[Data extracted from a collection]
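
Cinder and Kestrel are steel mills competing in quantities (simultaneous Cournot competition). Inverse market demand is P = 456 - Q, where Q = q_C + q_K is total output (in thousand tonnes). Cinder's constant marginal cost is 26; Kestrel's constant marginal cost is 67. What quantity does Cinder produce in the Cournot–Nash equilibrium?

157

Cinder's profit: π_C = (456 - Q)q_C - (26q_C). Setting ∂π_C/∂q_C = 0: 430 - 2q_C - (q_K) = 0.
Kestrel's first-order condition: 389 - 2q_K - (q_C) = 0.
So q_C = (430 - q_K)/2 and q_K = (389 - q_C)/2.
Substituting one into the other gives q_C = 157 and q_K = 116.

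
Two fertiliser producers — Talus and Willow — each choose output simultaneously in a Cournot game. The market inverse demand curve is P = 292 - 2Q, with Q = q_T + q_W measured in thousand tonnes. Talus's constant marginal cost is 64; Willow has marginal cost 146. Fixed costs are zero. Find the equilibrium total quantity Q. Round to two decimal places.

62.33

Talus's profit: π_T = (292 - 2Q)q_T - (64q_T). Setting ∂π_T/∂q_T = 0: 228 - 4q_T - 2(q_W) = 0.
Willow's profit: π_W = (292 - 2Q)q_W - (146q_W). Setting ∂π_W/∂q_W = 0: 146 - 4q_W - 2(q_T) = 0.
So q_T = (228 - 2q_W)/4 and q_W = (146 - 2q_T)/4.
Substituting one into the other gives q_T = 155/3 and q_W = 32/3.
Total output Q = 155/3 + 32/3 = 187/3.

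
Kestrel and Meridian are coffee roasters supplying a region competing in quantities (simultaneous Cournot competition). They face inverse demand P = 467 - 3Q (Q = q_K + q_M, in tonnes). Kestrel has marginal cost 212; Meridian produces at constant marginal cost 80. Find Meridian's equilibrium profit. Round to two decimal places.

9976.33

Kestrel's profit: π_K = (467 - 3Q)q_K - (212q_K). Setting ∂π_K/∂q_K = 0: 255 - 6q_K - 3(q_M) = 0.
Meridian's first-order condition: 387 - 6q_M - 3(q_K) = 0.
So q_K = (255 - 3q_M)/6 and q_M = (387 - 3q_K)/6.
Solving the pair: q_K = 41/3, q_M = 173/3.
Price P = 467 - 3·(214/3) = 253.
Meridian's profit: (253 - 80)·(173/3) = 9976.3333.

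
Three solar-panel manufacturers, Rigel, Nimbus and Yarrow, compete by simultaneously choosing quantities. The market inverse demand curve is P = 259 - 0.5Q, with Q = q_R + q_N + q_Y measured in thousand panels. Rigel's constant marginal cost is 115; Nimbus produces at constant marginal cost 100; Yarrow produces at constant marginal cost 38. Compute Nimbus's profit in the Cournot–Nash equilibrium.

1568

Rigel's profit: π_R = (259 - 0.5Q)q_R - (115q_R). Setting ∂π_R/∂q_R = 0: 144 - q_R - (1/2)(q_N + q_Y) = 0.
Nimbus's first-order condition: 159 - q_N - (1/2)(q_R + q_Y) = 0.
Yarrow's first-order condition: 221 - q_Y - (1/2)(q_R + q_N) = 0.
Adding the 3 first-order conditions: 524 − 2Q = 0, so Q = 262.
Back-substituting: q_R = (144 − 131)/(1/2) = 26, q_N = (159 − 131)/(1/2) = 56, q_Y = (221 − 131)/(1/2) = 180.
Price P = 259 - (1/2)·262 = 128.
Nimbus's profit: (128 - 100)·56 = 1568.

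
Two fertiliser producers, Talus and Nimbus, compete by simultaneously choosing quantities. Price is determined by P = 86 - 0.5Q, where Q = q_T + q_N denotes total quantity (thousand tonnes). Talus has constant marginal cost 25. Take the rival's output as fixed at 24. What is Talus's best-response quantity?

With the rival's output fixed at 24, Talus's profit is π_T = (86 - (1/2)·24 - (1/2)q_T)q_T - (25q_T) = (74 - (1/2)q_T)q_T - (25q_T).
∂π_T/∂q_T = 49 - q_T = 0, so q_T = 49.

49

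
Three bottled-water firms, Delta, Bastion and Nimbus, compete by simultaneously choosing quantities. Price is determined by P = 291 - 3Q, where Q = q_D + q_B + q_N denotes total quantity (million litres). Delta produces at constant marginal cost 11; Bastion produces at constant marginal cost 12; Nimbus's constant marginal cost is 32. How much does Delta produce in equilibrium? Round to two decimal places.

25.17

Delta's profit: π_D = (291 - 3Q)q_D - (11q_D). Setting ∂π_D/∂q_D = 0: 280 - 6q_D - 3(q_B + q_N) = 0.
Bastion's profit: π_B = (291 - 3Q)q_B - (12q_B). Setting ∂π_B/∂q_B = 0: 279 - 6q_B - 3(q_D + q_N) = 0.
Nimbus's profit: π_N = (291 - 3Q)q_N - (32q_N). Setting ∂π_N/∂q_N = 0: 259 - 6q_N - 3(q_D + q_B) = 0.
Summing all 3 equations gives 818 − 12Q = 0, hence Q = 409/6.
Back-substituting: q_D = (280 − 409/2)/3 = 151/6, q_B = (279 − 409/2)/3 = 149/6, q_N = (259 − 409/2)/3 = 109/6.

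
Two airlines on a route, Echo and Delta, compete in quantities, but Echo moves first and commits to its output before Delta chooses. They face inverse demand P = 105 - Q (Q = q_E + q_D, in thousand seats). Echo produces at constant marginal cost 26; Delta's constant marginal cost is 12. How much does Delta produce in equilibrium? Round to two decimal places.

The follower Delta best-responds to any q_E: π_D = (105 - Q)q_D - 12q_D.
∂π_D/∂q_D = 93 - q_E - 2q_D = 0 gives the reaction function q_D = (93 - q_E)/2.
Echo substitutes q_D(q_E) into its own profit: π_E = q_E(105 - q_E - (93 - q_E)/2) - 26q_E = (117/2 - (1/2)q_E)q_E - 26q_E.
Leader FOC: 65/2 - q_E = 0, so q_E = 65/2.
Then q_D = (93 - 65/2)/2 = 121/4.

30.25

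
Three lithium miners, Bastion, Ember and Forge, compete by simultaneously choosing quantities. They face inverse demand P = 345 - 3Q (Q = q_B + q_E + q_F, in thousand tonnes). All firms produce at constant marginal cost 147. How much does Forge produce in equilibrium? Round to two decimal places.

16.50

A representative firm's profit is π_i = q_i(345 - 3Q) - 147q_i.
Setting ∂π_i/∂q_i = 0 with rivals' quantities fixed: 198 - 6q_i - 3·Σ_{j≠i} q_j = 0.
With identical firms every q_j equals q_i, so Σ_{j≠i} q_j = 2q_i and 198 = 12q_i, giving q_i = 33/2.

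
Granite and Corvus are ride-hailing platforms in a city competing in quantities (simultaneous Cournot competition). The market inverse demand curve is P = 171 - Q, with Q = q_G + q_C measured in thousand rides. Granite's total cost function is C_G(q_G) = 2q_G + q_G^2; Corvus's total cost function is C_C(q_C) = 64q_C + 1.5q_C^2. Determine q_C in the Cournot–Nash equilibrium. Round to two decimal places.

Granite's profit: π_G = (171 - Q)q_G - (2q_G + q_G²). Setting ∂π_G/∂q_G = 0: 169 - 4q_G - (q_C) = 0.
Corvus's profit: π_C = (171 - Q)q_C - (64q_C + (3/2)q_C²). Setting ∂π_C/∂q_C = 0: 107 - 5q_C - (q_G) = 0.
So q_G = (169 - q_C)/4 and q_C = (107 - q_G)/5.
Substituting one into the other gives q_G = 738/19 and q_C = 259/19.

13.63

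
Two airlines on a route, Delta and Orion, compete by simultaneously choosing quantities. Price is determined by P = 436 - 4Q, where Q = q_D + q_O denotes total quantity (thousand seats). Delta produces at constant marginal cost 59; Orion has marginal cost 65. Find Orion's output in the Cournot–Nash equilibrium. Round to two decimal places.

30.42

Delta's profit: π_D = (436 - 4Q)q_D - (59q_D). Setting ∂π_D/∂q_D = 0: 377 - 8q_D - 4(q_O) = 0.
Orion's first-order condition: 371 - 8q_O - 4(q_D) = 0.
Best responses: q_D = (377 - 4q_O)/8, q_O = (371 - 4q_D)/8.
Solving the pair: q_D = 383/12, q_O = 365/12.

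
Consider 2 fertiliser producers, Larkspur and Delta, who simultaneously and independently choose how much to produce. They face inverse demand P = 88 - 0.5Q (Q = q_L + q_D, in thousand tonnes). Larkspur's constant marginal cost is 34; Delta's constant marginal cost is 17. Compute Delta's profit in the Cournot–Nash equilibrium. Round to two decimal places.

1720.89

Larkspur's profit: π_L = (88 - 0.5Q)q_L - (34q_L). Setting ∂π_L/∂q_L = 0: 54 - q_L - (1/2)(q_D) = 0.
Delta's profit: π_D = (88 - 0.5Q)q_D - (17q_D). Setting ∂π_D/∂q_D = 0: 71 - q_D - (1/2)(q_L) = 0.
Rearranging gives the reaction functions q_L = (54 - (1/2)q_D) and q_D = (71 - (1/2)q_L).
Solving the pair: q_L = 74/3, q_D = 176/3.
Price P = 88 - (1/2)·(250/3) = 139/3.
Delta's profit: (139/3 - 17)·(176/3) = 1720.8889.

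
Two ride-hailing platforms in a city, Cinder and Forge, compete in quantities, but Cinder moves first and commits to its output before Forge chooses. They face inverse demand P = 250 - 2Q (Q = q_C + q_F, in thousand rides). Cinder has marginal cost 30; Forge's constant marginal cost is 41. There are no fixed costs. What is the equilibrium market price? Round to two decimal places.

Solve by backward induction. Given q_C, the follower Forge maximises π_F = (250 - 2q_C - 2q_F)q_F - 41q_F.
∂π_F/∂q_F = 209 - 2q_C - 4q_F = 0 gives the reaction function q_F = (209 - 2q_C)/4.
Cinder substitutes q_F(q_C) into its own profit: π_C = q_C(250 - 2q_C - (209 - 2q_C)/2) - 30q_C = (291/2 - q_C)q_C - 30q_C.
Maximising: ∂π_C/∂q_C = 231/2 - 2q_C = 0, giving q_C = 231/4.
Then q_F = (209 - 2·(231/4))/4 = 187/8.
Total output Q = 649/8, so price P = 250 - 2·(649/8) = 351/4.

87.75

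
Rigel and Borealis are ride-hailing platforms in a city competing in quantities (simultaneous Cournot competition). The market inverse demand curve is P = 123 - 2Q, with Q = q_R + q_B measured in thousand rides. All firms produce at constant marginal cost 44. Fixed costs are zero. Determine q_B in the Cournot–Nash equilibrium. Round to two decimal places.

13.17

Each firm earns π_i = (123 - 2Q)q_i - 44q_i.
First-order condition (treating rivals' output as given): 79 - 4q_i - 2q_j = 0.
By symmetry each firm produces the same amount; substituting q_j = q_i yields q_i = 79/6.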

:: Exercise directions ::
Give back exactly the lines from the one containing "Rigel and Borealis" through the last line of the records.

:: Your solution ::
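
Rigel and Borealis are ride-hailing platforms in a city competing in quantities (simultaneous Cournot competition). The market inverse demand curve is P = 123 - 2Q, with Q = q_R + q_B measured in thousand rides. All firms produce at constant marginal cost 44. Fixed costs are zero. Determine q_B in the Cournot–Nash equilibrium. Round to two decimal places.

13.17

Each firm earns π_i = (123 - 2Q)q_i - 44q_i.
First-order condition (treating rivals' output as given): 79 - 4q_i - 2q_j = 0.
By symmetry each firm produces the same amount; substituting q_j = q_i yields q_i = 79/6.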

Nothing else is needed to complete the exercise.